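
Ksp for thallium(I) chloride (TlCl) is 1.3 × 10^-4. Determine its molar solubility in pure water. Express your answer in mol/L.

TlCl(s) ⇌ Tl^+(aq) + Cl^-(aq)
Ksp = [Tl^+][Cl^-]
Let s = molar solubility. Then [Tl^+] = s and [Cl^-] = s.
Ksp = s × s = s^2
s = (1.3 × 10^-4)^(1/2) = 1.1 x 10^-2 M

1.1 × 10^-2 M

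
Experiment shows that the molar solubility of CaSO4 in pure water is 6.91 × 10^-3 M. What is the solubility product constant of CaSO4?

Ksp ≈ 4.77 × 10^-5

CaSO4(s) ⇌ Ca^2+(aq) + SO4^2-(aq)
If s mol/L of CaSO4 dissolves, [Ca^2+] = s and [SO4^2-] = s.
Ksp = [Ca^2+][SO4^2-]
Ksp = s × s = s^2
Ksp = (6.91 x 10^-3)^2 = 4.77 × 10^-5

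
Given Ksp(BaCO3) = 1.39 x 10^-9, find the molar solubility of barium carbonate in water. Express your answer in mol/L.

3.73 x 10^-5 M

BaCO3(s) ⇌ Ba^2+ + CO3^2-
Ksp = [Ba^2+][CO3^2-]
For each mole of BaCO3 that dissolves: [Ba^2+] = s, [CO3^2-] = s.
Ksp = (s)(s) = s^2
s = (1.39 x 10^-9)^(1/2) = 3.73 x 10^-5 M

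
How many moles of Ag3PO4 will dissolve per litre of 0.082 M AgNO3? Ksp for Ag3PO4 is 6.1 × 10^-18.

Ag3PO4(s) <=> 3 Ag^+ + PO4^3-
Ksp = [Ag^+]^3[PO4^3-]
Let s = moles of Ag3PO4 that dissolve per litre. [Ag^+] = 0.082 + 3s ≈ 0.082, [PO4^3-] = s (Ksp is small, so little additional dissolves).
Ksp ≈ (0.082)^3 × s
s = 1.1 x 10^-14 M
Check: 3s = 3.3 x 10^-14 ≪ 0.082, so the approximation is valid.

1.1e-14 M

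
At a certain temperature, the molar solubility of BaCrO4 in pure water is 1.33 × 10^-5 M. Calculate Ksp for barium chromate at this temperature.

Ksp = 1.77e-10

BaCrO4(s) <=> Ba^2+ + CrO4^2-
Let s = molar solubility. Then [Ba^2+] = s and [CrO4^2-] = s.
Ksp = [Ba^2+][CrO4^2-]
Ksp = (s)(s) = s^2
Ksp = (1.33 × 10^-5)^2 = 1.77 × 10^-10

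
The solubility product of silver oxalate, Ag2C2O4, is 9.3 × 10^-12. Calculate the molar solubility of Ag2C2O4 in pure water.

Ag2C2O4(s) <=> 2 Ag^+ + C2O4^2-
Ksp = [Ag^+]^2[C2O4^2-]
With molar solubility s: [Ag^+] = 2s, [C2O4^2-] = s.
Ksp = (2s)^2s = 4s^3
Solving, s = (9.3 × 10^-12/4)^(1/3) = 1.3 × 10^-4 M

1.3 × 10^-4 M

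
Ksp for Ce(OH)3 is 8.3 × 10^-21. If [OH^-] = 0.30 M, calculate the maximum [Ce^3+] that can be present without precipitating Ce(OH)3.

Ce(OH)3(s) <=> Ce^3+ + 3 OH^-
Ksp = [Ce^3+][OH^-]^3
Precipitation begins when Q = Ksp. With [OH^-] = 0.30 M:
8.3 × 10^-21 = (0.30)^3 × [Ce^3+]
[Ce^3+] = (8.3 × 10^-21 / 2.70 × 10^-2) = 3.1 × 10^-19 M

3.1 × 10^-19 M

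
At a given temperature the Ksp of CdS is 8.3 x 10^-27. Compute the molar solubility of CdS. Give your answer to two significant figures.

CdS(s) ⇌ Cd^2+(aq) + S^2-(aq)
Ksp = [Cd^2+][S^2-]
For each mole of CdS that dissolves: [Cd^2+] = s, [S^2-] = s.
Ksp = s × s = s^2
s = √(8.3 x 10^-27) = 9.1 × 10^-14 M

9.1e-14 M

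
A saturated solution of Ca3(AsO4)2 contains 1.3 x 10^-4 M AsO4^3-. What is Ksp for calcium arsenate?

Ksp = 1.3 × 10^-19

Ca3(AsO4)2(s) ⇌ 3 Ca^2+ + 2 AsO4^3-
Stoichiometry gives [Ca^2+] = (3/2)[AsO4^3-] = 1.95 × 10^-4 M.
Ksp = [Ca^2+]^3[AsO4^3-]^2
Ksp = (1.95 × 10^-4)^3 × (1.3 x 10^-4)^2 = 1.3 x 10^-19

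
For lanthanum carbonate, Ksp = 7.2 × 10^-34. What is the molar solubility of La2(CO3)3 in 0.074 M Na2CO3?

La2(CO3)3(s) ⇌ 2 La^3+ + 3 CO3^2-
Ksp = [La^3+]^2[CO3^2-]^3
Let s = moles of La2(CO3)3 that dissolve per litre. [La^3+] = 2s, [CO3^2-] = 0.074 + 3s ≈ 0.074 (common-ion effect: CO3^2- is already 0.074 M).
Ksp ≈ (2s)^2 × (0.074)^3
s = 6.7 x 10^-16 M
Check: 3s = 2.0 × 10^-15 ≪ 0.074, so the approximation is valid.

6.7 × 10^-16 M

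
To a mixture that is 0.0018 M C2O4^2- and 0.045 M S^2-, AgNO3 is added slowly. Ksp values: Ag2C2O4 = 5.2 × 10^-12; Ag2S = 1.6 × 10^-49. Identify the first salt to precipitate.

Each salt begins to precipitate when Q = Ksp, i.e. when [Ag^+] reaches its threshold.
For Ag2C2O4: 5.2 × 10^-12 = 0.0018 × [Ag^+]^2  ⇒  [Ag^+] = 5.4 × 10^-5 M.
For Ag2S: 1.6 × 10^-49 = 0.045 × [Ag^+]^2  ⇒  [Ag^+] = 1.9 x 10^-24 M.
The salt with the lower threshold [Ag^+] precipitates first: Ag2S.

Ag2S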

::::

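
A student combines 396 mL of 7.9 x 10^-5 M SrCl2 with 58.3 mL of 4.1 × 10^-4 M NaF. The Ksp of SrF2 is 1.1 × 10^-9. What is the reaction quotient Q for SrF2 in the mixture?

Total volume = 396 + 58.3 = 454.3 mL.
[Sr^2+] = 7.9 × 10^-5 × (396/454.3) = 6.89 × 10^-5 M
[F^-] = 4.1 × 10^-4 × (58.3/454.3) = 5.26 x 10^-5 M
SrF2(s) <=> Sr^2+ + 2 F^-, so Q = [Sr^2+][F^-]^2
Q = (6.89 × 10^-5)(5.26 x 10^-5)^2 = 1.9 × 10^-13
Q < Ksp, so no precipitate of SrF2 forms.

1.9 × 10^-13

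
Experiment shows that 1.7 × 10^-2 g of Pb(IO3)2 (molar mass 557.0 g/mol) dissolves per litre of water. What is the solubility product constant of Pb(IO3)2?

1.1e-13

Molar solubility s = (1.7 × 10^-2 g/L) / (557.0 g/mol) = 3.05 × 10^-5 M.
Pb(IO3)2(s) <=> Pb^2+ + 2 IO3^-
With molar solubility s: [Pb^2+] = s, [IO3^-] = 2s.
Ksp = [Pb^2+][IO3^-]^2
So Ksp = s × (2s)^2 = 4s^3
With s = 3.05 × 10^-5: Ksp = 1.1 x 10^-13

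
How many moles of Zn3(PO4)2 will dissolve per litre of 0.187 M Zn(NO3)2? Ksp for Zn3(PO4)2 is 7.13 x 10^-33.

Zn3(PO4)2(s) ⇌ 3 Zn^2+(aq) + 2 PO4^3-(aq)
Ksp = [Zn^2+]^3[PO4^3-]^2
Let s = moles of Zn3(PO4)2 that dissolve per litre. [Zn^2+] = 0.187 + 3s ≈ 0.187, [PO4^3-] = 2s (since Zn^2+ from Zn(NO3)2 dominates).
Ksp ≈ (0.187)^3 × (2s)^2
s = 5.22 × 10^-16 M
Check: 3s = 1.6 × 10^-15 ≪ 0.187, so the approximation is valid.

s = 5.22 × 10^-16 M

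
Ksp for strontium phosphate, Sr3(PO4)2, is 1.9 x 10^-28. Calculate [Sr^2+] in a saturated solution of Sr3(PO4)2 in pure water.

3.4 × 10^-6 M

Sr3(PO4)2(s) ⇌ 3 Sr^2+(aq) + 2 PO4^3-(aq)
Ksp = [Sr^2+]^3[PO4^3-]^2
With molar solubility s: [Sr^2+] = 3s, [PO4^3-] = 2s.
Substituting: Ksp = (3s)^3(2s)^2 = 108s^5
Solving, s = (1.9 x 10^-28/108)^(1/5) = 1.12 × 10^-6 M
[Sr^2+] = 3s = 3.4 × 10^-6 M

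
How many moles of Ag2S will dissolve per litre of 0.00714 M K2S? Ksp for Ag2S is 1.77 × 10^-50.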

::::

ASSIGNED TASK => Using the data above, reproduce exactly the lines from the line that contains "Experiment shows that 1.7" through the line that contains "How many moles of Ag2S", including both.

SOLUTION FOR THIS EXERCISE =>
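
Experiment shows that 1.7 × 10^-2 g of Pb(IO3)2 (molar mass 557.0 g/mol) dissolves per litre of water. What is the solubility product constant of Pb(IO3)2?

1.1e-13

Molar solubility s = (1.7 × 10^-2 g/L) / (557.0 g/mol) = 3.05 × 10^-5 M.
Pb(IO3)2(s) <=> Pb^2+ + 2 IO3^-
With molar solubility s: [Pb^2+] = s, [IO3^-] = 2s.
Ksp = [Pb^2+][IO3^-]^2
So Ksp = s × (2s)^2 = 4s^3
With s = 3.05 × 10^-5: Ksp = 1.1 x 10^-13

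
How many moles of Zn3(PO4)2 will dissolve per litre of 0.187 M Zn(NO3)2? Ksp for Zn3(PO4)2 is 7.13 x 10^-33.

Zn3(PO4)2(s) ⇌ 3 Zn^2+(aq) + 2 PO4^3-(aq)
Ksp = [Zn^2+]^3[PO4^3-]^2
Let s = moles of Zn3(PO4)2 that dissolve per litre. [Zn^2+] = 0.187 + 3s ≈ 0.187, [PO4^3-] = 2s (since Zn^2+ from Zn(NO3)2 dominates).
Ksp ≈ (0.187)^3 × (2s)^2
s = 5.22 × 10^-16 M
Check: 3s = 1.6 × 10^-15 ≪ 0.187, so the approximation is valid.

s = 5.22 × 10^-16 M

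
Ksp for strontium phosphate, Sr3(PO4)2, is 1.9 x 10^-28. Calculate [Sr^2+] in a saturated solution of Sr3(PO4)2 in pure water.

3.4 × 10^-6 M

Sr3(PO4)2(s) ⇌ 3 Sr^2+(aq) + 2 PO4^3-(aq)
Ksp = [Sr^2+]^3[PO4^3-]^2
With molar solubility s: [Sr^2+] = 3s, [PO4^3-] = 2s.
Substituting: Ksp = (3s)^3(2s)^2 = 108s^5
Solving, s = (1.9 x 10^-28/108)^(1/5) = 1.12 × 10^-6 M
[Sr^2+] = 3s = 3.4 × 10^-6 M

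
How many moles of Ag2S will dissolve per litre of 0.00714 M K2S? Ksp for Ag2S is 1.77 × 10^-50.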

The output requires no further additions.